Prompt: Reproduce the entries exactly.

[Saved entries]
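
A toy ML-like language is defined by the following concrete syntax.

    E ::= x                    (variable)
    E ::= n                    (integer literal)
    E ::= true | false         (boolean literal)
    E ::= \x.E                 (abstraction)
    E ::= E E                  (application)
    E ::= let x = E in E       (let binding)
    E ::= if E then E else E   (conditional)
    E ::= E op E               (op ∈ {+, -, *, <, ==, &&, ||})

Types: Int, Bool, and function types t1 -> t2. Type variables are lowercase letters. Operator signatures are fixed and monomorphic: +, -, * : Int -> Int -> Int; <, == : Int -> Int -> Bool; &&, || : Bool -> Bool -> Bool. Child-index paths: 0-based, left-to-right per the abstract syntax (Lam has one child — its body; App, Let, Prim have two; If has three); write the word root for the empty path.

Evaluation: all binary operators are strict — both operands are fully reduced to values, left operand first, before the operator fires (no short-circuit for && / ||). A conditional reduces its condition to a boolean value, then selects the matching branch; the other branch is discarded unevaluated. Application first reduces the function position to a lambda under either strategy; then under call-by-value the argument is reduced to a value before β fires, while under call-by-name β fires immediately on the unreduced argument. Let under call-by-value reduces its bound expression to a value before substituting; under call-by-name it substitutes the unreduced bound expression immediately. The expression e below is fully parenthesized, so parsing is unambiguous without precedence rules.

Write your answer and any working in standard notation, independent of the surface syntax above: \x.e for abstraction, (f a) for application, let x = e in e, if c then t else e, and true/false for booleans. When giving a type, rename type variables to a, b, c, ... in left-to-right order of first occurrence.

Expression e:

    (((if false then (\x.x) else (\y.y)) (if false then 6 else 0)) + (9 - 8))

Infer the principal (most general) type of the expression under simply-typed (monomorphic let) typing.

Working:
  unify Bool ~ Bool
x : a
\x._ : a -> a
y : b
\y._ : b -> b
  unify a -> a ~ b -> b
  unify a ~ b
  unify b ~ b
  unify Bool ~ Bool
  unify Int ~ Int
  unify b -> b ~ Int -> c
  unify b ~ Int
  unify Int ~ c
_ _ : Int
  unify Int ~ Int
  unify Int ~ Int
  unify Int ~ Int
  unify Int ~ Int

Answer: Int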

Solution to this exercise:
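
A toy ML-like language is defined by the following concrete syntax.

    E ::= x                    (variable)
    E ::= n                    (integer literal)
    E ::= true | false         (boolean literal)
    E ::= \x.E                 (abstraction)
    E ::= E E                  (application)
    E ::= let x = E in E       (let binding)
    E ::= if E then E else E   (conditional)
    E ::= E op E               (op ∈ {+, -, *, <, ==, &&, ||})

Types: Int, Bool, and function types t1 -> t2. Type variables are lowercase letters. Operator signatures are fixed and monomorphic: +, -, * : Int -> Int -> Int; <, == : Int -> Int -> Bool; &&, || : Bool -> Bool -> Bool. Child-index paths: 0-based, left-to-right per the abstract syntax (Lam has one child — its body; App, Let, Prim have two; If has three); write the word root for the empty path.

Evaluation: all binary operators are strict — both operands are fully reduced to values, left operand first, before the operator fires (no short-circuit for && / ||). A conditional reduces its condition to a boolean value, then selects the matching branch; the other branch is discarded unevaluated. Application first reduces the function position to a lambda under either strategy; then under call-by-value the argument is reduced to a value before β fires, while under call-by-name β fires immediately on the unreduced argument. Let under call-by-value reduces its bound expression to a value before substituting; under call-by-name it substitutes the unreduced bound expression immediately. The expression e below is fully parenthesized, so parsing is unambiguous without precedence rules.

Write your answer and any working in standard notation, independent of the surface syntax above: \x.e for abstraction, (f a) for application, let x = e in e, if c then t else e, and true/false for booleans. When giving a type, rename type variables to a, b, c, ... in left-to-right order of first occurrence.

Expression e:

    (((if false then (\x.x) else (\y.y)) (if false then 6 else 0)) + (9 - 8))

Infer the principal (most general) type of the expression under simply-typed (monomorphic let) typing.

Working:
  unify Bool ~ Bool
x : a
\x._ : a -> a
y : b
\y._ : b -> b
  unify a -> a ~ b -> b
  unify a ~ b
  unify b ~ b
  unify Bool ~ Bool
  unify Int ~ Int
  unify b -> b ~ Int -> c
  unify b ~ Int
  unify Int ~ c
_ _ : Int
  unify Int ~ Int
  unify Int ~ Int
  unify Int ~ Int
  unify Int ~ Int

Answer: Int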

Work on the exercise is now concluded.